»»
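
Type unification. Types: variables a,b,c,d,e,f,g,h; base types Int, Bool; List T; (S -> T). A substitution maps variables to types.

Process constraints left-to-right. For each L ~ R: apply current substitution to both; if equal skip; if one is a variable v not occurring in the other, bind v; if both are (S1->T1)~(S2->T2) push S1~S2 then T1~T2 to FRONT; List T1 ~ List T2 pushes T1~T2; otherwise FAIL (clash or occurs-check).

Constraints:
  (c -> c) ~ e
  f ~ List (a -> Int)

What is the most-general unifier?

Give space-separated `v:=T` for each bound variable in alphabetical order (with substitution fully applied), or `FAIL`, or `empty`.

step 1: unify (c -> c) ~ e  [subst: {-} | 1 pending]
  bind e := (c -> c)
step 2: unify f ~ List (a -> Int)  [subst: {e:=(c -> c)} | 0 pending]
  bind f := List (a -> Int)

Answer: e:=(c -> c) f:=List (a -> Int)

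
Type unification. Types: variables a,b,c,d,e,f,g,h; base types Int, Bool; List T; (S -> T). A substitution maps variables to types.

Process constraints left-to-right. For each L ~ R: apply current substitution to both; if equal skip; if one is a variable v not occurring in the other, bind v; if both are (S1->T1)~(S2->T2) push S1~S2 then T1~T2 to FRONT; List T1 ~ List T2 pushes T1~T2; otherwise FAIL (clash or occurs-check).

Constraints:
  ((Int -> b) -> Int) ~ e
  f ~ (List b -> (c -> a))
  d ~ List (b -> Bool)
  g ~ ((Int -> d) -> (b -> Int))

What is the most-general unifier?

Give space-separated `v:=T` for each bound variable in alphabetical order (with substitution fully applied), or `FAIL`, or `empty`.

step 1: unify ((Int -> b) -> Int) ~ e  [subst: {-} | 3 pending]
  bind e := ((Int -> b) -> Int)
step 2: unify f ~ (List b -> (c -> a))  [subst: {e:=((Int -> b) -> Int)} | 2 pending]
  bind f := (List b -> (c -> a))
step 3: unify d ~ List (b -> Bool)  [subst: {e:=((Int -> b) -> Int), f:=(List b -> (c -> a))} | 1 pending]
  bind d := List (b -> Bool)
step 4: unify g ~ ((Int -> List (b -> Bool)) -> (b -> Int))  [subst: {e:=((Int -> b) -> Int), f:=(List b -> (c -> a)), d:=List (b -> Bool)} | 0 pending]
  bind g := ((Int -> List (b -> Bool)) -> (b -> Int))

Answer: d:=List (b -> Bool) e:=((Int -> b) -> Int) f:=(List b -> (c -> a)) g:=((Int -> List (b -> Bool)) -> (b -> Int))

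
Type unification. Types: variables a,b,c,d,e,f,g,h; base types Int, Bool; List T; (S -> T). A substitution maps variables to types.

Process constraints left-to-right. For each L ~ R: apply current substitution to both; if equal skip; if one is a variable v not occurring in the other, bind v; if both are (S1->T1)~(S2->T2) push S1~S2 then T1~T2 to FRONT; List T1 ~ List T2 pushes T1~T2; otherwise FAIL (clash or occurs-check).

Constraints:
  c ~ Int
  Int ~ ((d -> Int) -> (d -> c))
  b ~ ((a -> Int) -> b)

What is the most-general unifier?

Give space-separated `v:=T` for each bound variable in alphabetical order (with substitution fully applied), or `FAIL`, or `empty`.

step 1: unify c ~ Int  [subst: {-} | 2 pending]
  bind c := Int
step 2: unify Int ~ ((d -> Int) -> (d -> Int))  [subst: {c:=Int} | 1 pending]
  clash: Int vs ((d -> Int) -> (d -> Int))

Answer: FAIL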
««
## Problem
Output every entry again, exactly as given.

## Answer to the problem
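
Type unification. Types: variables a,b,c,d,e,f,g,h; base types Int, Bool; List T; (S -> T). A substitution maps variables to types.

Process constraints left-to-right. For each L ~ R: apply current substitution to both; if equal skip; if one is a variable v not occurring in the other, bind v; if both are (S1->T1)~(S2->T2) push S1~S2 then T1~T2 to FRONT; List T1 ~ List T2 pushes T1~T2; otherwise FAIL (clash or occurs-check).

Constraints:
  (c -> c) ~ e
  f ~ List (a -> Int)

What is the most-general unifier?

Give space-separated `v:=T` for each bound variable in alphabetical order (with substitution fully applied), or `FAIL`, or `empty`.

step 1: unify (c -> c) ~ e  [subst: {-} | 1 pending]
  bind e := (c -> c)
step 2: unify f ~ List (a -> Int)  [subst: {e:=(c -> c)} | 0 pending]
  bind f := List (a -> Int)

Answer: e:=(c -> c) f:=List (a -> Int)

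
Type unification. Types: variables a,b,c,d,e,f,g,h; base types Int, Bool; List T; (S -> T). A substitution maps variables to types.

Process constraints left-to-right. For each L ~ R: apply current substitution to both; if equal skip; if one is a variable v not occurring in the other, bind v; if both are (S1->T1)~(S2->T2) push S1~S2 then T1~T2 to FRONT; List T1 ~ List T2 pushes T1~T2; otherwise FAIL (clash or occurs-check).

Constraints:
  ((Int -> b) -> Int) ~ e
  f ~ (List b -> (c -> a))
  d ~ List (b -> Bool)
  g ~ ((Int -> d) -> (b -> Int))

What is the most-general unifier?

Give space-separated `v:=T` for each bound variable in alphabetical order (with substitution fully applied), or `FAIL`, or `empty`.

step 1: unify ((Int -> b) -> Int) ~ e  [subst: {-} | 3 pending]
  bind e := ((Int -> b) -> Int)
step 2: unify f ~ (List b -> (c -> a))  [subst: {e:=((Int -> b) -> Int)} | 2 pending]
  bind f := (List b -> (c -> a))
step 3: unify d ~ List (b -> Bool)  [subst: {e:=((Int -> b) -> Int), f:=(List b -> (c -> a))} | 1 pending]
  bind d := List (b -> Bool)
step 4: unify g ~ ((Int -> List (b -> Bool)) -> (b -> Int))  [subst: {e:=((Int -> b) -> Int), f:=(List b -> (c -> a)), d:=List (b -> Bool)} | 0 pending]
  bind g := ((Int -> List (b -> Bool)) -> (b -> Int))

Answer: d:=List (b -> Bool) e:=((Int -> b) -> Int) f:=(List b -> (c -> a)) g:=((Int -> List (b -> Bool)) -> (b -> Int))

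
Type unification. Types: variables a,b,c,d,e,f,g,h; base types Int, Bool; List T; (S -> T). A substitution maps variables to types.

Process constraints left-to-right. For each L ~ R: apply current substitution to both; if equal skip; if one is a variable v not occurring in the other, bind v; if both are (S1->T1)~(S2->T2) push S1~S2 then T1~T2 to FRONT; List T1 ~ List T2 pushes T1~T2; otherwise FAIL (clash or occurs-check).

Constraints:
  c ~ Int
  Int ~ ((d -> Int) -> (d -> c))
  b ~ ((a -> Int) -> b)

What is the most-general unifier?

Give space-separated `v:=T` for each bound variable in alphabetical order (with substitution fully applied), or `FAIL`, or `empty`.

step 1: unify c ~ Int  [subst: {-} | 2 pending]
  bind c := Int
step 2: unify Int ~ ((d -> Int) -> (d -> Int))  [subst: {c:=Int} | 1 pending]
  clash: Int vs ((d -> Int) -> (d -> Int))

Answer: FAIL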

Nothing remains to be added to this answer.